══ INPUT DATA ══

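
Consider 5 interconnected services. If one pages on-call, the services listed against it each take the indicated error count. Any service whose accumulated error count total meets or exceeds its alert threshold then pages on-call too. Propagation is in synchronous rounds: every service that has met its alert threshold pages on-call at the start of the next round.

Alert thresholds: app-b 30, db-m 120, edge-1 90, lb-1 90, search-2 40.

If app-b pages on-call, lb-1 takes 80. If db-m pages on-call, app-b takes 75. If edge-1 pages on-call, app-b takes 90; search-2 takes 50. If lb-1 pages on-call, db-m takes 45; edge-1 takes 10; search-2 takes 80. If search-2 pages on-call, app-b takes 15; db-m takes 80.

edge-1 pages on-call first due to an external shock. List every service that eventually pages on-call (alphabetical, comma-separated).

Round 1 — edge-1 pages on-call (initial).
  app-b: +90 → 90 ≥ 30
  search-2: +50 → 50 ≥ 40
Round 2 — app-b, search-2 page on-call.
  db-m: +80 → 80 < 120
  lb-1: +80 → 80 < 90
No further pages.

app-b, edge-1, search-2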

═══
══ INPUT DATA ══

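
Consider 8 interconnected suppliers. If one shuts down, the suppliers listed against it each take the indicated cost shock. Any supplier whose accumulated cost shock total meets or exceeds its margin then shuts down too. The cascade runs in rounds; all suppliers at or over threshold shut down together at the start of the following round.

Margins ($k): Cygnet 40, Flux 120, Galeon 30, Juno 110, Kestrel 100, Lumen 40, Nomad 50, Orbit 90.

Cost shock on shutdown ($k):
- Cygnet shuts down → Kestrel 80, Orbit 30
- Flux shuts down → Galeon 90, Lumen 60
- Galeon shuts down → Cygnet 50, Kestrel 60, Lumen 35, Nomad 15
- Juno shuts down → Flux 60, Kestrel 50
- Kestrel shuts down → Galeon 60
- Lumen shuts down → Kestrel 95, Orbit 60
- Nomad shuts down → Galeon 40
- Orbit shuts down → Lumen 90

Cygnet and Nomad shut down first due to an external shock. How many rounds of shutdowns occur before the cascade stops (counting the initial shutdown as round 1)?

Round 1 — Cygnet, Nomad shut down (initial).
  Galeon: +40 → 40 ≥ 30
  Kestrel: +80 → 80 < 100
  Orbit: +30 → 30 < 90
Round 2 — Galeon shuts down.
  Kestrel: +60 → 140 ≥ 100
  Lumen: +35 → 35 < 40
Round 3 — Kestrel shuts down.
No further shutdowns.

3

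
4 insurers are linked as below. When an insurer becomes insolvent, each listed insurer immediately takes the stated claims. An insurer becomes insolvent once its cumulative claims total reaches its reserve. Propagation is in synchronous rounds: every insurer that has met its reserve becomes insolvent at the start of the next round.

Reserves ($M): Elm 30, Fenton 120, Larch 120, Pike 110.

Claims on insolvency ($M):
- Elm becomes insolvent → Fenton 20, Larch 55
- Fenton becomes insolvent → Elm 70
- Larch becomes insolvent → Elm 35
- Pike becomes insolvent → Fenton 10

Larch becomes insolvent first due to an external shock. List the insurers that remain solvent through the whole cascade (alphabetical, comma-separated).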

═══
══ INPUT DATA ══

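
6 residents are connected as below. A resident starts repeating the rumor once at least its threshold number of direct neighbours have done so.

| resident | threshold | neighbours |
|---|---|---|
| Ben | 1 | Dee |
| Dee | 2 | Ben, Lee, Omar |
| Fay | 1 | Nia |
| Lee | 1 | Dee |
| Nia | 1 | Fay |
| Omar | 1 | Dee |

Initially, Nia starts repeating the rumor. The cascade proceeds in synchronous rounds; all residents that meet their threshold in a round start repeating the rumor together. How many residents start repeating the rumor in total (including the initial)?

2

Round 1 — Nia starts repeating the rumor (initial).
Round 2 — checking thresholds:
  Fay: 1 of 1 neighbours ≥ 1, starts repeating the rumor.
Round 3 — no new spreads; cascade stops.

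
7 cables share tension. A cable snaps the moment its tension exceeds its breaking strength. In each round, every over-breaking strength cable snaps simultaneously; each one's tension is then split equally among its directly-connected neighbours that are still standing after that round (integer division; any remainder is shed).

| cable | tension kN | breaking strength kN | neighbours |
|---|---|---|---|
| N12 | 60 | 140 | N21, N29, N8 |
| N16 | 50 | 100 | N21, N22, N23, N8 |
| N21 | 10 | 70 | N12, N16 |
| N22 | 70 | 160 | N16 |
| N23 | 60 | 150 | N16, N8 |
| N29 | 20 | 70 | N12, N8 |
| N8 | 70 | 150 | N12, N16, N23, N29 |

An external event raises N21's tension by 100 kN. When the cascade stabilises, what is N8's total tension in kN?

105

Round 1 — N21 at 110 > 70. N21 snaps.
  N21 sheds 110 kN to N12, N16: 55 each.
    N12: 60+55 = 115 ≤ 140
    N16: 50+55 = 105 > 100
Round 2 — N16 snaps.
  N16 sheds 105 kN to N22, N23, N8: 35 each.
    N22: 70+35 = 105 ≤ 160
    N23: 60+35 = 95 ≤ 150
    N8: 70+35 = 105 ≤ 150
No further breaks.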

═══

__EXERCISE AIM__: Wherever the string "Consider" appears in the entries above, list that line.

__WRITTEN SOLUTION__:
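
Consider 5 interconnected services. If one pages on-call, the services listed against it each take the indicated error count. Any service whose accumulated error count total meets or exceeds its alert threshold then pages on-call too. Propagation is in synchronous rounds: every service that has met its alert threshold pages on-call at the start of the next round.
Consider 8 interconnected suppliers. If one shuts down, the suppliers listed against it each take the indicated cost shock. Any supplier whose accumulated cost shock total meets or exceeds its margin then shuts down too. The cascade runs in rounds; all suppliers at or over threshold shut down together at the start of the following round.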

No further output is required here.